GOAL OF THE EXERCISE. Read through the data, and wherever a line holds the word "every", write that line out.

--------------------------------------------------

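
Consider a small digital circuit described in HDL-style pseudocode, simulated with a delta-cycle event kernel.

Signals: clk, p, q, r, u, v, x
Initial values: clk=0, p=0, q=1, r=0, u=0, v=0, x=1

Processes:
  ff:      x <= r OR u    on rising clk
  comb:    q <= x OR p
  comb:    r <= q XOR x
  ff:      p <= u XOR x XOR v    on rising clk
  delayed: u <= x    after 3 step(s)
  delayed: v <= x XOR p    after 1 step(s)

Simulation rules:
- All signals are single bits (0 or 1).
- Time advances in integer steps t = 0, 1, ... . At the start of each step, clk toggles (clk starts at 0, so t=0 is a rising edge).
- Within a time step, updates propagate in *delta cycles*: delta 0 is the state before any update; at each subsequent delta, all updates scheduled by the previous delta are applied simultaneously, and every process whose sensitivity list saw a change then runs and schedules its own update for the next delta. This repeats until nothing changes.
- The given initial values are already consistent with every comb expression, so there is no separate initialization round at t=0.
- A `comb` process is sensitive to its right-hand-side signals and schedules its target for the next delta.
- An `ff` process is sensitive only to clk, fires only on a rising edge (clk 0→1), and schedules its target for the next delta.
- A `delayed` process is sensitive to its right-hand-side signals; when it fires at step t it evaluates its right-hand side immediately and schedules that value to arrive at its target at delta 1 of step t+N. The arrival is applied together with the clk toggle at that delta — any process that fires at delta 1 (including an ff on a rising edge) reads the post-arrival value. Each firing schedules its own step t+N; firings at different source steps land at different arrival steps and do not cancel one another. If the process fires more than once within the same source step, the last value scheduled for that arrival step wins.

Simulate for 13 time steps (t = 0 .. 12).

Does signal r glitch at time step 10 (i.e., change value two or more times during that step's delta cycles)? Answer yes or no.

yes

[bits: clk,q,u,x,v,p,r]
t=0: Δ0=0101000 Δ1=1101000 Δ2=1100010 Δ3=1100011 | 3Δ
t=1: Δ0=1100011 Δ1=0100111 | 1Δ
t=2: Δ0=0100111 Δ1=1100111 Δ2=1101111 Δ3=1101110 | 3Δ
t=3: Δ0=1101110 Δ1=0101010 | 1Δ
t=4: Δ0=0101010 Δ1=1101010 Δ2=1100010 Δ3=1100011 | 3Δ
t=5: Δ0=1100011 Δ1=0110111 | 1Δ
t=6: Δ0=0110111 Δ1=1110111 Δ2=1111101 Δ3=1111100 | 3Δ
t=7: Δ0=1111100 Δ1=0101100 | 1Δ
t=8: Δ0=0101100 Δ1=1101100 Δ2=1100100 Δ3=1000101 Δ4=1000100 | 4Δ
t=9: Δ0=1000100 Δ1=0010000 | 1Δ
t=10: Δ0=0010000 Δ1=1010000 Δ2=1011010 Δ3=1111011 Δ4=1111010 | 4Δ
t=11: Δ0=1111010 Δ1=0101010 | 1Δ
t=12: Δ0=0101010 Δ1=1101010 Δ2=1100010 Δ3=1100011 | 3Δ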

--------------------------------------------------

YOUR SOLUTION.
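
- Within a time step, updates propagate in *delta cycles*: delta 0 is the state before any update; at each subsequent delta, all updates scheduled by the previous delta are applied simultaneously, and every process whose sensitivity list saw a change then runs and schedules its own update for the next delta. This repeats until nothing changes.
- The given initial values are already consistent with every comb expression, so there is no separate initialization round at t=0.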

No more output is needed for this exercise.